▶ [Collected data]
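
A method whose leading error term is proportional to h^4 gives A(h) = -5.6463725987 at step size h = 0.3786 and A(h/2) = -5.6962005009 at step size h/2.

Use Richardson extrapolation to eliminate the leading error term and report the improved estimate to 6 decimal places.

-5.699522

Leading term ∝ h^4; use weight 16 = 2^4.
16·(-5.6962005009) = -91.1392080144; subtract (-5.6463725987) → -85.4928354157
Divide by 2^4 − 1 = 15.
(-85.4928354157) ÷ 15 = -5.6995223610
Shift from A(h/2): −0.0033218601.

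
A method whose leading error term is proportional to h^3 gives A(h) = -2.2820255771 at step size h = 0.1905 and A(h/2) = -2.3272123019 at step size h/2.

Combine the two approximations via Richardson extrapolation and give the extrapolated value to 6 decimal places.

The method has order 3: 2^3 = 8.
8 × (-2.3272123019) = -18.6176984152; (-18.6176984152) − (-2.2820255771) = -16.3356728381
(8 × (-2.3272123019) − (-2.2820255771))/(8 − 1) = -2.3336675483
Gap between inputs: 4.519e-02; correction applied: −0.0064552464.

-2.333668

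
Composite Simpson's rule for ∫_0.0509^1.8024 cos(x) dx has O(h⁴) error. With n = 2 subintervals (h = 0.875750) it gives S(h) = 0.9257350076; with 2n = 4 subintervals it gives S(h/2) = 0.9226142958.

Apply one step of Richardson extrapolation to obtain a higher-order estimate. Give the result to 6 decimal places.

0.922406

With r = 4 the leading error scales as h^4, so the weight is 2^4 = 16.
A(h/2) − A(h) = 0.9226142958 − 0.9257350076 = -0.0031207118
Divide by 2^4 − 1 = 15: (-0.0031207118)/15 = -0.0002080475
R = 0.9226142958 − 0.0002080475 = 0.9224062483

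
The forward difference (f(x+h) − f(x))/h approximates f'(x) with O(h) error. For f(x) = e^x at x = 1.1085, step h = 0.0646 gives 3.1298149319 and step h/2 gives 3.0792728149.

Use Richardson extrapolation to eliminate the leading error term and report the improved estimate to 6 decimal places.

3.028731

The method has order 1: 2^1 = 2.
A(h/2) − A(h) = 3.0792728149 − 3.1298149319 = -0.0505421170
Correction (A(h/2) − A(h))/(2 − 1) = (-0.0505421170)/1 = -0.0505421170
R = 3.0792728149 − 0.0505421170 = 3.0287306979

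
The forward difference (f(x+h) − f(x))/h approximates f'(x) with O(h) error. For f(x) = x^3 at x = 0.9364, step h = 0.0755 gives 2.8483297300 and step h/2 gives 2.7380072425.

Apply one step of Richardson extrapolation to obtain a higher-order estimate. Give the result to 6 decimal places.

Method order is 1; weight 2^1 = 2.
Weighted: 5.4760144850 − 2.8483297300 = 2.6276847550
Denominator 2 − 1 = 1.
R = 2.6276847550/1 = 2.6276847550
Gap between inputs: 1.103e-01; correction applied: −0.1103224875.

2.627685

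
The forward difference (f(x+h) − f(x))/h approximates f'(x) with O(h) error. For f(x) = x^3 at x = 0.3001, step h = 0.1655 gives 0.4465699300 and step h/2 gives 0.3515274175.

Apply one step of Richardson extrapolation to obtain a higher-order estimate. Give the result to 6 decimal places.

0.256485

Order 1 gives 2^r = 2 and 2^r − 1 = 1.
Numerator 2 × A(h/2) − A(h) = 2 × 0.3515274175 − 0.4465699300 = 0.2564849050
Divide by 2^1 − 1 = 1.
(2 × 0.3515274175 − 0.4465699300)/(2 − 1) = 0.2564849050
Shift from A(h/2): −0.0950425125.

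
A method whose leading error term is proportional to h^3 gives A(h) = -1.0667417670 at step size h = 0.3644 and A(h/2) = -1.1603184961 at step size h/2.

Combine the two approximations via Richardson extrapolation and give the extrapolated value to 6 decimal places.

-1.173687

The method has order 3: 2^3 = 8.
8 × (-1.1603184961) = -9.2825479688; (-9.2825479688) − (-1.0667417670) = -8.2158062018
Denominator 8 − 1 = 7.
Extrapolated: (-8.2158062018) / 7 = -1.1736866003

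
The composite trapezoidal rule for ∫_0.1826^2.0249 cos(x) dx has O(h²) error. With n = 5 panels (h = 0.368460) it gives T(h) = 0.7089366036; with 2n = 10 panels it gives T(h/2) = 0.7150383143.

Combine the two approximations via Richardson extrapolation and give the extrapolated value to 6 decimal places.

0.717072

Leading term ∝ h^2; use weight 4 = 2^2.
4·0.7150383143 = 2.8601532572; subtract 0.7089366036 → 2.1512166536
Denominator 4 − 1 = 3.
R = 2.1512166536/3 = 0.7170722179
Correction |R − A(h/2)| = 2.034e-03; gap |A(h/2) − A(h)| = 6.102e-03.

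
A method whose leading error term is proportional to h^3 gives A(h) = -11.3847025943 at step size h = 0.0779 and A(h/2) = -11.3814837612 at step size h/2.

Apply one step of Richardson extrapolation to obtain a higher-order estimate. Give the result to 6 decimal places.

With r = 3 the leading error scales as h^3, so the weight is 2^3 = 8.
Numerator 8×A(h/2) − A(h) = 8×(-11.3814837612) − (-11.3847025943) = -79.6671674953
Divide by 2^3 − 1 = 7.
R = (-79.6671674953)/7 = -11.3810239279

-11.381024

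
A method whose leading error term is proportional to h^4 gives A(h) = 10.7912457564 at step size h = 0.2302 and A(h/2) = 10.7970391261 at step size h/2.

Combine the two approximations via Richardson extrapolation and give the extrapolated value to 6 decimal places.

Order 4 gives 2^r = 16 and 2^r − 1 = 15.
16·10.7970391261 = 172.7526260176; subtract 10.7912457564 → 161.9613802612
R = 161.9613802612/15 = 10.7974253507

10.797425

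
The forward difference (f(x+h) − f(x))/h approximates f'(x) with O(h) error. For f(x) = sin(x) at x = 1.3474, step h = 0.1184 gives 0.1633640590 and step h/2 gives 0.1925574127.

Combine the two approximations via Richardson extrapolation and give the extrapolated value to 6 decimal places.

0.221751

Leading term ∝ h^1; use weight 2 = 2^1.
Difference of the inputs: 0.1925574127 − 0.1633640590 = 0.0291933537
Correction (A(h/2) − A(h))/(2 − 1) = 0.0291933537/1 = 0.0291933537
R = A(h/2) + (A(h/2) − A(h))/1 = 0.1925574127 + 0.0291933537 = 0.2217507664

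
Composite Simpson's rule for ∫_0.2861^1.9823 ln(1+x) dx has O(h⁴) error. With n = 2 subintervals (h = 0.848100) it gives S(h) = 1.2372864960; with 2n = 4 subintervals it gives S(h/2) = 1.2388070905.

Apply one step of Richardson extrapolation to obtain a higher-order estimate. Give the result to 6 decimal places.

With r = 4 the leading error scales as h^4, so the weight is 2^4 = 16.
Top: 16(1.2388070905) − (1.2372864960) = 18.5836269520
Extrapolated: 18.5836269520 / 15 = 1.2389084635
Shift from A(h/2): +0.0001013730.

1.238908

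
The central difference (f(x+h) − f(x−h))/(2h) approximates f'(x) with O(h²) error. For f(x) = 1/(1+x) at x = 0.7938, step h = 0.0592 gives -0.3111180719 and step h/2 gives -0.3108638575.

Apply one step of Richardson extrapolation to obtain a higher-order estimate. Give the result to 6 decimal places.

With r = 2 the leading error scales as h^2, so the weight is 2^2 = 4.
Top: 4(-0.3108638575) − (-0.3111180719) = -0.9323373581
R = (-0.9323373581)/3 = -0.3107791194

-0.310779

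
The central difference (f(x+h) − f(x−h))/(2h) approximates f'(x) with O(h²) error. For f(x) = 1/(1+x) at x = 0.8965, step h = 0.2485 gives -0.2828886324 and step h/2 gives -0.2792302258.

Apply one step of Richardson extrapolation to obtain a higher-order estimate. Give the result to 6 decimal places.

Error is O(h^2); halving h shrinks it by 2^2 = 4.
Numerator 4 × A(h/2) − A(h) = 4 × (-0.2792302258) − (-0.2828886324) = -0.8340322708
(4 × (-0.2792302258) − (-0.2828886324))/(4 − 1) = -0.2780107569

-0.278011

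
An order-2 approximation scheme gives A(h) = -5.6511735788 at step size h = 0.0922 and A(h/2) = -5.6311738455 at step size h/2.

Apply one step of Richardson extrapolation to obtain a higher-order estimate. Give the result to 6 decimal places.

r = 2: numerator weight 4, denominator 3.
4 × (-5.6311738455) − (-5.6511735788) = -16.8735218032
Divide by 2^2 − 1 = 3.
R = (-16.8735218032)/3 = -5.6245072677
Gap between inputs: 2.000e-02; correction applied: +0.0066665778.

-5.624507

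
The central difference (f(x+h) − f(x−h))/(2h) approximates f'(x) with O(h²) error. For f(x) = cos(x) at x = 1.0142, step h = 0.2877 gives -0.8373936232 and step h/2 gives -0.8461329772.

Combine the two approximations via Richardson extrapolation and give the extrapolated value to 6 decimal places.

-0.849046

Leading term ∝ h^2; use weight 4 = 2^2.
Top: 4(-0.8461329772) − (-0.8373936232) = -2.5471382856
Denominator 4 − 1 = 3.
So the Richardson estimate is -0.8490460952.
Correction |R − A(h/2)| = 2.913e-03; gap |A(h/2) − A(h)| = 8.739e-03.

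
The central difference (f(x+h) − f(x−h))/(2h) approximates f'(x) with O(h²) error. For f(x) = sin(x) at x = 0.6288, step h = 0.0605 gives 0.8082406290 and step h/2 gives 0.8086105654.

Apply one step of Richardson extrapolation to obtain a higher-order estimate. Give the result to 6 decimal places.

With r = 2 the leading error scales as h^2, so the weight is 2^2 = 4.
Weighted: 3.2344422616 − 0.8082406290 = 2.4262016326
(4×0.8086105654 − 0.8082406290)/(4 − 1) = 0.8087338775

0.808734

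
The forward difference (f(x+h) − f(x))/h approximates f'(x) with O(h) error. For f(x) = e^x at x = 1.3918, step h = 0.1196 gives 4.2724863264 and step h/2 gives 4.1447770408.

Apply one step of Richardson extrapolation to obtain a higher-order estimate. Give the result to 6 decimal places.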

▶ [WHAT YOU ARE ASKED TO DO]
Nothing beyond the line containing "-2.3272123019 at step size h/2." is to be output; the lines above, from the first one onward to that line, are to be transcribed exactly.

▶ [RESPONSE AREA]
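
A method whose leading error term is proportional to h^4 gives A(h) = -5.6463725987 at step size h = 0.3786 and A(h/2) = -5.6962005009 at step size h/2.

Use Richardson extrapolation to eliminate the leading error term and report the improved estimate to 6 decimal places.

-5.699522

Leading term ∝ h^4; use weight 16 = 2^4.
16·(-5.6962005009) = -91.1392080144; subtract (-5.6463725987) → -85.4928354157
Divide by 2^4 − 1 = 15.
(-85.4928354157) ÷ 15 = -5.6995223610
Shift from A(h/2): −0.0033218601.

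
A method whose leading error term is proportional to h^3 gives A(h) = -2.2820255771 at step size h = 0.1905 and A(h/2) = -2.3272123019 at step size h/2.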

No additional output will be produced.